Data entries —
______

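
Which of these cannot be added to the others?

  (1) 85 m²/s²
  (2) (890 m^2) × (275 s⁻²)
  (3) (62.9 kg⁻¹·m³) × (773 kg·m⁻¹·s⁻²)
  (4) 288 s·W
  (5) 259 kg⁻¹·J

(4)

Expand each in SI base units:
  (1) m²·s⁻²
  (2) [m²] · [s⁻²] = m²·s⁻²
  (3) [kg⁻¹·m³] · [kg·m⁻¹·s⁻²] = m²·s⁻²
  (4) W·s = J·s⁻¹·s = kg·m²·s⁻²
  (5) J·kg⁻¹ = N·m·kg⁻¹ = m²·s⁻²
All reduce to m²·s⁻² except (4), which is kg·m²·s⁻².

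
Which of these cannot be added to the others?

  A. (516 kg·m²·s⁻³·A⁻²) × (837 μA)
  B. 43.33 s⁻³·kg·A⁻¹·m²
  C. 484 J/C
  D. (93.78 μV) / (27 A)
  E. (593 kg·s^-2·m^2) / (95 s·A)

In SI base units:
  A. [kg·m²·s⁻³·A⁻²] · [A] = kg·m²·s⁻³·A⁻¹
  B. kg·m²·s⁻³·A⁻¹
  C. J·C⁻¹ = N·m·(s·A)⁻¹ = kg·m²·s⁻³·A⁻¹
  D. [kg·m²·s⁻³·A⁻¹] / [A] = kg·m²·s⁻³·A⁻²
  E. [kg·m²·s⁻²] / [s·A] = kg·m²·s⁻³·A⁻¹
All reduce to kg·m²·s⁻³·A⁻¹ except D., which is kg·m²·s⁻³·A⁻².

D.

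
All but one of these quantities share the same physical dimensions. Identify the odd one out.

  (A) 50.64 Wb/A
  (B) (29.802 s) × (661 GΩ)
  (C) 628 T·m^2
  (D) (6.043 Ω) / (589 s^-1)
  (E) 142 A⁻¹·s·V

Reduce each to base SI dimensions:
  (A) Wb·A⁻¹ = V·s·A⁻¹ = kg·m²·s⁻²·A⁻²
  (B) [s] · [kg·m²·s⁻³·A⁻²] = kg·m²·s⁻²·A⁻²
  (C) T·m² = Wb·m⁻²·m² = kg·m²·s⁻²·A⁻¹
  (D) [kg·m²·s⁻³·A⁻²] / [s⁻¹] = kg·m²·s⁻²·A⁻²
  (E) V·s·A⁻¹ = J·C⁻¹·s·A⁻¹ = kg·m²·s⁻²·A⁻²
All reduce to kg·m²·s⁻²·A⁻² except (C), which is kg·m²·s⁻²·A⁻¹.

(C)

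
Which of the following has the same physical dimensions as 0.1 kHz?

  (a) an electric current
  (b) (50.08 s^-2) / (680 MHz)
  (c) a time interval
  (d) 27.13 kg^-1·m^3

(b)

Reference: Hz = s⁻¹.
Each option:
  (a) [electric current] = A
  (b) [s⁻²] / [s⁻¹] = s⁻¹  ← same
  (c) [time interval] = s
  (d) m³·kg⁻¹ = kg⁻¹·m³
Only (b) matches s⁻¹.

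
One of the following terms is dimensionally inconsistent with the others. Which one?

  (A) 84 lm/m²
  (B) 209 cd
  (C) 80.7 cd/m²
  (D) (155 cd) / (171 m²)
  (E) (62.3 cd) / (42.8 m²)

(B)

Expand each in SI base units:
  (A) lm·m⁻² = cd·m⁻² = m⁻²·cd
  (B) cd
  (C) cd·m⁻² = m⁻²·cd
  (D) [cd] / [m²] = m⁻²·cd
  (E) [cd] / [m²] = m⁻²·cd
All reduce to m⁻²·cd except (B), which is cd.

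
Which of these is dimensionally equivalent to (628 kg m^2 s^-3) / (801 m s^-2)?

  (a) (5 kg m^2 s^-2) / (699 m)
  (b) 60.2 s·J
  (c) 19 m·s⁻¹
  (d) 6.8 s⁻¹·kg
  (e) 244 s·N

Reference: [kg·m²·s⁻³] / [m·s⁻²] = kg·m·s⁻¹.
Each option:
  (a) [kg·m²·s⁻²] / [m] = kg·m·s⁻²
  (b) J·s = N·m·s = kg·m²·s⁻¹
  (c) m·s⁻¹
  (d) kg·s⁻¹
  (e) N·s = kg·m·s⁻²·s = kg·m·s⁻¹  ← same
Only (e) matches kg·m·s⁻¹.

(e)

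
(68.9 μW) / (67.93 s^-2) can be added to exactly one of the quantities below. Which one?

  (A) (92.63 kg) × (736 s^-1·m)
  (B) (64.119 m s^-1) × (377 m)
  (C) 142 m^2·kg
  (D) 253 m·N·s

(D)

Reference: [kg·m²·s⁻³] / [s⁻²] = kg·m²·s⁻¹.
Each option:
  (A) [kg] · [m·s⁻¹] = kg·m·s⁻¹
  (B) [m·s⁻¹] · [m] = m²·s⁻¹
  (C) kg·m²
  (D) N·m·s = kg·m·s⁻²·m·s = kg·m²·s⁻¹  ← same
Only (D) matches kg·m²·s⁻¹.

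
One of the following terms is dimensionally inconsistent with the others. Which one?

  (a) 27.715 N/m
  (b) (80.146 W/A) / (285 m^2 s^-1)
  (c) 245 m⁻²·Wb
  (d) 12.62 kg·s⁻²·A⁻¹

Work out the base dimensions of each:
  (a) N·m⁻¹ = kg·m·s⁻²·m⁻¹ = kg·s⁻²
  (b) [kg·m²·s⁻³·A⁻¹] / [m²·s⁻¹] = kg·s⁻²·A⁻¹
  (c) Wb·m⁻² = V·s·m⁻² = kg·s⁻²·A⁻¹
  (d) kg·s⁻²·A⁻¹
All reduce to kg·s⁻²·A⁻¹ except (a), which is kg·s⁻².

(a)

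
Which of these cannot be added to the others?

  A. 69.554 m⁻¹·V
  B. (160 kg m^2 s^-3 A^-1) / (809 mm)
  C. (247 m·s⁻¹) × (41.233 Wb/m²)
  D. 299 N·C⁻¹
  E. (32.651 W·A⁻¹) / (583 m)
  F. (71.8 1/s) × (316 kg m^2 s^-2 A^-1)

F.

Reduce each to base SI dimensions:
  A. V·m⁻¹ = J·C⁻¹·m⁻¹ = kg·m·s⁻³·A⁻¹
  B. [kg·m²·s⁻³·A⁻¹] / [m] = kg·m·s⁻³·A⁻¹
  C. [m·s⁻¹] · [kg·s⁻²·A⁻¹] = kg·m·s⁻³·A⁻¹
  D. N·C⁻¹ = kg·m·s⁻²·(s·A)⁻¹ = kg·m·s⁻³·A⁻¹
  E. [kg·m²·s⁻³·A⁻¹] / [m] = kg·m·s⁻³·A⁻¹
  F. [s⁻¹] · [kg·m²·s⁻²·A⁻¹] = kg·m²·s⁻³·A⁻¹
All reduce to kg·m·s⁻³·A⁻¹ except F., which is kg·m²·s⁻³·A⁻¹.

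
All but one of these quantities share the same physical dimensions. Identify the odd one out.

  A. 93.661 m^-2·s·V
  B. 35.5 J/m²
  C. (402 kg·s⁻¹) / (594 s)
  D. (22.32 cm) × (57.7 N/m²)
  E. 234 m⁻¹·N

A.

Expand each in SI base units:
  A. V·s·m⁻² = J·C⁻¹·s·m⁻² = kg·s⁻²·A⁻¹
  B. J·m⁻² = N·m·m⁻² = kg·s⁻²
  C. [kg·s⁻¹] / [s] = kg·s⁻²
  D. [m] · [kg·m⁻¹·s⁻²] = kg·s⁻²
  E. N·m⁻¹ = kg·m·s⁻²·m⁻¹ = kg·s⁻²
All reduce to kg·s⁻² except A., which is kg·s⁻²·A⁻¹.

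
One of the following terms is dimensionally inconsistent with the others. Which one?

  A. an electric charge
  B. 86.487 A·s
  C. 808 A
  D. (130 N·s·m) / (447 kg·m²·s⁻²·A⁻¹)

C.

Expand each in SI base units:
  A. [electric charge] = s·A
  B. A·s = s·A
  C. A
  D. [kg·m²·s⁻¹] / [kg·m²·s⁻²·A⁻¹] = s·A
All reduce to s·A except C., which is A.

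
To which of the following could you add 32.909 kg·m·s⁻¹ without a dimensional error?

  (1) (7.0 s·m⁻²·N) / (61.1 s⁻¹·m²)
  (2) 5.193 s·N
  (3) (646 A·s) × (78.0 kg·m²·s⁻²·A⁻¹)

Reference: kg·m·s⁻¹.
Each option:
  (1) [kg·m⁻¹·s⁻¹] / [m²·s⁻¹] = kg·m⁻³
  (2) N·s = kg·m·s⁻²·s = kg·m·s⁻¹  ← same
  (3) [s·A] · [kg·m²·s⁻²·A⁻¹] = kg·m²·s⁻¹
Only (2) matches kg·m·s⁻¹.

(2)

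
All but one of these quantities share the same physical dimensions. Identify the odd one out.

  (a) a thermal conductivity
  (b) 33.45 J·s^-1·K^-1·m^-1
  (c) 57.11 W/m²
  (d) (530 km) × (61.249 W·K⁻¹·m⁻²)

(c)

Work out the base dimensions of each:
  (a) [thermal conductivity] = kg·m·s⁻³·K⁻¹
  (b) J·s⁻¹·m⁻¹·K⁻¹ = N·m·s⁻¹·m⁻¹·K⁻¹ = kg·m·s⁻³·K⁻¹
  (c) W·m⁻² = J·s⁻¹·m⁻² = kg·s⁻³
  (d) [m] · [kg·s⁻³·K⁻¹] = kg·m·s⁻³·K⁻¹
All reduce to kg·m·s⁻³·K⁻¹ except (c), which is kg·s⁻³.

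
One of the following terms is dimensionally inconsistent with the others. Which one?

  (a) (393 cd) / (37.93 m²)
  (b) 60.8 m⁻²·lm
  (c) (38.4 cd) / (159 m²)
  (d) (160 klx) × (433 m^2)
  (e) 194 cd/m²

In SI base units:
  (a) [cd] / [m²] = m⁻²·cd
  (b) lm·m⁻² = cd·m⁻² = m⁻²·cd
  (c) [cd] / [m²] = m⁻²·cd
  (d) [m⁻²·cd] · [m²] = cd
  (e) cd·m⁻² = m⁻²·cd
All reduce to m⁻²·cd except (d), which is cd.

(d)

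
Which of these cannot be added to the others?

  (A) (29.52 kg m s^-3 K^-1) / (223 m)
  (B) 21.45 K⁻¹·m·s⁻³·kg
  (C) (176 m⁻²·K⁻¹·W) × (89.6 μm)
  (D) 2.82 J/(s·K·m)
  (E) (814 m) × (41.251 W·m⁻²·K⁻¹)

(A)

Dimensions:
  (A) [kg·m·s⁻³·K⁻¹] / [m] = kg·s⁻³·K⁻¹
  (B) kg·m·s⁻³·K⁻¹
  (C) [kg·s⁻³·K⁻¹] · [m] = kg·m·s⁻³·K⁻¹
  (D) J·s⁻¹·m⁻¹·K⁻¹ = N·m·s⁻¹·m⁻¹·K⁻¹ = kg·m·s⁻³·K⁻¹
  (E) [m] · [kg·s⁻³·K⁻¹] = kg·m·s⁻³·K⁻¹
All reduce to kg·m·s⁻³·K⁻¹ except (A), which is kg·s⁻³·K⁻¹.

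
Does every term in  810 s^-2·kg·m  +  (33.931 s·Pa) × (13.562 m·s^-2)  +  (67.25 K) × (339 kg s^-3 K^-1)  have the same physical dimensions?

Reduce each to base SI dimensions:
  810 s^-2·kg·m:  kg·m·s⁻²
  (33.931 s·Pa) × (13.562 m·s^-2):  [kg·m⁻¹·s⁻¹] · [m·s⁻²] = kg·s⁻³
  (67.25 K) × (339 kg s^-3 K^-1):  [K] · [kg·s⁻³·K⁻¹] = kg·s⁻³
The terms do not share a single dimension (kg·m·s⁻² vs kg·s⁻³).

No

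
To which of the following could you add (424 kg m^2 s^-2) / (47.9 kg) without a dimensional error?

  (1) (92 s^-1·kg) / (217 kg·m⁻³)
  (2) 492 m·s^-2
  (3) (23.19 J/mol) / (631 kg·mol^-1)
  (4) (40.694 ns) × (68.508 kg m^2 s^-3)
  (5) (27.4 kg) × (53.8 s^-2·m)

Reference: [kg·m²·s⁻²] / [kg] = m²·s⁻².
Each option:
  (1) [kg·s⁻¹] / [kg·m⁻³] = m³·s⁻¹
  (2) m·s⁻²
  (3) [kg·m²·s⁻²·mol⁻¹] / [kg·mol⁻¹] = m²·s⁻²  ← same
  (4) [s] · [kg·m²·s⁻³] = kg·m²·s⁻²
  (5) [kg] · [m·s⁻²] = kg·m·s⁻²
Only (3) matches m²·s⁻².

(3)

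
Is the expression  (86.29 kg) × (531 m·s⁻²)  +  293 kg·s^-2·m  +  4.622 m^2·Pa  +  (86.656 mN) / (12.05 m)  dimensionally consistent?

Dimensions:
  (86.29 kg) × (531 m·s⁻²):  [kg] · [m·s⁻²] = kg·m·s⁻²
  293 kg·s^-2·m:  kg·m·s⁻²
  4.622 m^2·Pa:  Pa·m² = N·m⁻²·m² = kg·m·s⁻²
  (86.656 mN) / (12.05 m):  [kg·m·s⁻²] / [m] = kg·s⁻²
The terms do not share a single dimension (kg·m·s⁻² vs kg·s⁻²).

No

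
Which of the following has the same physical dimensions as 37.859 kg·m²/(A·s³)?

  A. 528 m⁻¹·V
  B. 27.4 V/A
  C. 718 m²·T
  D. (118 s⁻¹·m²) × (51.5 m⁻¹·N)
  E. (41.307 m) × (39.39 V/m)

E.

Reference: kg·m²·s⁻³·A⁻¹.
Each option:
  A. V·m⁻¹ = J·C⁻¹·m⁻¹ = kg·m·s⁻³·A⁻¹
  B. V·A⁻¹ = J·C⁻¹·A⁻¹ = kg·m²·s⁻³·A⁻²
  C. T·m² = Wb·m⁻²·m² = kg·m²·s⁻²·A⁻¹
  D. [m²·s⁻¹] · [kg·s⁻²] = kg·m²·s⁻³
  E. [m] · [kg·m·s⁻³·A⁻¹] = kg·m²·s⁻³·A⁻¹  ← same
Only E. matches kg·m²·s⁻³·A⁻¹.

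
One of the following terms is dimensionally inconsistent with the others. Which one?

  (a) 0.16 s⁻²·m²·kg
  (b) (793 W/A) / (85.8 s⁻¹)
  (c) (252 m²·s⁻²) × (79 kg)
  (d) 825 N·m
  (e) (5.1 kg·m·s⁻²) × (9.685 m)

Expand each in SI base units:
  (a) kg·m²·s⁻²
  (b) [kg·m²·s⁻³·A⁻¹] / [s⁻¹] = kg·m²·s⁻²·A⁻¹
  (c) [m²·s⁻²] · [kg] = kg·m²·s⁻²
  (d) N·m = kg·m·s⁻²·m = kg·m²·s⁻²
  (e) [kg·m·s⁻²] · [m] = kg·m²·s⁻²
All reduce to kg·m²·s⁻² except (b), which is kg·m²·s⁻²·A⁻¹.

(b)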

______

EXERCISE PROMPT — Looking at the records above, return exactly the lines from the line with "B. 43.33 s⁻³·kg·A⁻¹·m²" to the line with "(D) (6.043 Ω) / (589 s^-1)", both ends included.

YOUR RESPONSE —
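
  B. 43.33 s⁻³·kg·A⁻¹·m²
  C. 484 J/C
  D. (93.78 μV) / (27 A)
  E. (593 kg·s^-2·m^2) / (95 s·A)

In SI base units:
  A. [kg·m²·s⁻³·A⁻²] · [A] = kg·m²·s⁻³·A⁻¹
  B. kg·m²·s⁻³·A⁻¹
  C. J·C⁻¹ = N·m·(s·A)⁻¹ = kg·m²·s⁻³·A⁻¹
  D. [kg·m²·s⁻³·A⁻¹] / [A] = kg·m²·s⁻³·A⁻²
  E. [kg·m²·s⁻²] / [s·A] = kg·m²·s⁻³·A⁻¹
All reduce to kg·m²·s⁻³·A⁻¹ except D., which is kg·m²·s⁻³·A⁻².

D.

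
All but one of these quantities share the same physical dimensions. Identify the odd one out.

  (A) 50.64 Wb/A
  (B) (29.802 s) × (661 GΩ)
  (C) 628 T·m^2
  (D) (6.043 Ω) / (589 s^-1)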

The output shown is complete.